[Records contained in a dataset]
※

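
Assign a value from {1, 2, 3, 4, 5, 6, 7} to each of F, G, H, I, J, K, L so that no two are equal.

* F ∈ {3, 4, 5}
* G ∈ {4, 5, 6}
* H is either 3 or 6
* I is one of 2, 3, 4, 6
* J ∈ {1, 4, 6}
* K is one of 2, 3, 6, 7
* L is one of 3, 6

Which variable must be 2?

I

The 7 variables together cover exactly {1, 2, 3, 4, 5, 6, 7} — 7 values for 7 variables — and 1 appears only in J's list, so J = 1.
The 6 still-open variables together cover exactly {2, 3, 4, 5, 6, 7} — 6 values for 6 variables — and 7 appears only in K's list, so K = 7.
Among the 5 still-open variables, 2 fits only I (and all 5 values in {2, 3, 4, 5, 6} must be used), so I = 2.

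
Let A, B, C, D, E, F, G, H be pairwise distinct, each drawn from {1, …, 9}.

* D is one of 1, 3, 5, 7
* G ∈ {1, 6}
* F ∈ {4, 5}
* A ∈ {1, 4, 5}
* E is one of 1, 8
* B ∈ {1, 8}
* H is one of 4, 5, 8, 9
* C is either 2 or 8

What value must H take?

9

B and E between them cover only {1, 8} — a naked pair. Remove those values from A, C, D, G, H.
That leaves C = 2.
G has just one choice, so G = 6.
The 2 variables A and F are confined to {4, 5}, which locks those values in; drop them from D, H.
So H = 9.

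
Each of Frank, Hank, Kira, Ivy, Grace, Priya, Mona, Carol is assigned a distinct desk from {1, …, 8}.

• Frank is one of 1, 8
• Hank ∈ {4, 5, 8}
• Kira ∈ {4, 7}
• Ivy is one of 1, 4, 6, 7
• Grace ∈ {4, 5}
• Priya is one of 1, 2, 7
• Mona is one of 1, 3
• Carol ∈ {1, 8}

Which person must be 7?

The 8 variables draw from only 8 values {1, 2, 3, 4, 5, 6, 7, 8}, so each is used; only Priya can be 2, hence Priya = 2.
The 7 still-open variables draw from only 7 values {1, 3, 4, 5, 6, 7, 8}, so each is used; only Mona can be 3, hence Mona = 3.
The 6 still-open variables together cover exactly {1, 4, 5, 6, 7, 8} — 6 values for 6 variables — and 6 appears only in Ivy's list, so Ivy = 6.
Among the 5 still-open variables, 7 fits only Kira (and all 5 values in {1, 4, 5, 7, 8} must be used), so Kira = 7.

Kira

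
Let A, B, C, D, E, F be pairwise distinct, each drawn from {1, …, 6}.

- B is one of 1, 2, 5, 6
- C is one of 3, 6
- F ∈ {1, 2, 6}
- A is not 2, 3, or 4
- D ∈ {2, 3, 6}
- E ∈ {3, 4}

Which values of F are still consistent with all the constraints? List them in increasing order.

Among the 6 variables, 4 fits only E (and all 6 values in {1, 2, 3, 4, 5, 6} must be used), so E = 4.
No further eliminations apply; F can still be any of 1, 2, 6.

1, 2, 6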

※

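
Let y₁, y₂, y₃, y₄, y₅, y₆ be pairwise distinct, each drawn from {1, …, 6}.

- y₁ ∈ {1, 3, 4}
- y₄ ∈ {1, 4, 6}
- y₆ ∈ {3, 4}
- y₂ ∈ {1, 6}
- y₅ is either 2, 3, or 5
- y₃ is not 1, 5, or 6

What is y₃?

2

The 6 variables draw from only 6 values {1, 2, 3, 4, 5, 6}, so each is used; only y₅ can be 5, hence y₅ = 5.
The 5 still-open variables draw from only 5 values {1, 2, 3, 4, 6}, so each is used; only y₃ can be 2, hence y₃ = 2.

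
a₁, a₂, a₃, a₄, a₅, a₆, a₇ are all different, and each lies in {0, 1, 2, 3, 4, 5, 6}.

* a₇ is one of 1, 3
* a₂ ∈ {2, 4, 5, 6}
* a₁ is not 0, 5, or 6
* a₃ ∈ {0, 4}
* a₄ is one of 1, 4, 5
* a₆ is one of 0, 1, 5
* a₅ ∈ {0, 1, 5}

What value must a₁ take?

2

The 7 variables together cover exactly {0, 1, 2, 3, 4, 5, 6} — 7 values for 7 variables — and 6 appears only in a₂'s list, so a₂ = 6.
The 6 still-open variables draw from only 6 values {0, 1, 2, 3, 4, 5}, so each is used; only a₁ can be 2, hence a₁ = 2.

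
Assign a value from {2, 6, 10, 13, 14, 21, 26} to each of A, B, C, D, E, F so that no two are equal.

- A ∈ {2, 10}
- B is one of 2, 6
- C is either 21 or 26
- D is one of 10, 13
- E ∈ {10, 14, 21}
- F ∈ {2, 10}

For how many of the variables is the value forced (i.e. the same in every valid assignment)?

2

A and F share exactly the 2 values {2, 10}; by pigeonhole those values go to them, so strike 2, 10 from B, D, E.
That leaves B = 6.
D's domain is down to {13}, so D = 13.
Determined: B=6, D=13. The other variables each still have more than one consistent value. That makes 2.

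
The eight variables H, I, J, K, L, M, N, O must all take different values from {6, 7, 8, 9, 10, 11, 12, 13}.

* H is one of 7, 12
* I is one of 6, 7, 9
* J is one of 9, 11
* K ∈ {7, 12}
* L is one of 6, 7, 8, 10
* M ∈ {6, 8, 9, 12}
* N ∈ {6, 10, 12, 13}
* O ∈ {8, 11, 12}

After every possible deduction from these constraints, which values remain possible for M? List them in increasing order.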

※

*What this task involves*: Among the lines above, repeat exactly those from the line with "6, 7, 8, 10" to the line with "After every possible", counting both ends.

*Answer section*:
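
* L is one of 6, 7, 8, 10
* M ∈ {6, 8, 9, 12}
* N ∈ {6, 10, 12, 13}
* O ∈ {8, 11, 12}

After every possible deduction from these constraints, which values remain possible for M? List them in increasing order.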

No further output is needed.